* **Exercise aim**
The line that contains "ratio (DTI): 43%" and all lines following it to the end of the data below: set these down exactly, and nothing besides.

Stored items
Segment Open

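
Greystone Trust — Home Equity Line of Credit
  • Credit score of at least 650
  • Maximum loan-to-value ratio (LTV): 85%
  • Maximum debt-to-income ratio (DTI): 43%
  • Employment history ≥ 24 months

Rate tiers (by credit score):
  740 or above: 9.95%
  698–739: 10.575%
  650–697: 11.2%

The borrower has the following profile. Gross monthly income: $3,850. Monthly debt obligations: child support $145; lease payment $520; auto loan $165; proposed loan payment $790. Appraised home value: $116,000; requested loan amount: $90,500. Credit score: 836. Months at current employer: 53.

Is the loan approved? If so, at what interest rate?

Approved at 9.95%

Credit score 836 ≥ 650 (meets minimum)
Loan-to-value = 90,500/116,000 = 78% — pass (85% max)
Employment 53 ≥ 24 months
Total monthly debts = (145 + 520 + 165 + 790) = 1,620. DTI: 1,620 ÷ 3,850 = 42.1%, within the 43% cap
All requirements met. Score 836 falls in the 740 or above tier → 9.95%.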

Segment Closed

* **Task answer**
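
  • Maximum debt-to-income ratio (DTI): 43%
  • Employment history ≥ 24 months

Rate tiers (by credit score):
  740 or above: 9.95%
  698–739: 10.575%
  650–697: 11.2%

The borrower has the following profile. Gross monthly income: $3,850. Monthly debt obligations: child support $145; lease payment $520; auto loan $165; proposed loan payment $790. Appraised home value: $116,000; requested loan amount: $90,500. Credit score: 836. Months at current employer: 53.

Is the loan approved? If so, at what interest rate?

Approved at 9.95%

Credit score 836 ≥ 650 (meets minimum)
Loan-to-value = 90,500/116,000 = 78% — pass (85% max)
Employment 53 ≥ 24 months
Total monthly debts = (145 + 520 + 165 + 790) = 1,620. DTI: 1,620 ÷ 3,850 = 42.1%, within the 43% cap
All requirements met. Score 836 falls in the 740 or above tier → 9.95%.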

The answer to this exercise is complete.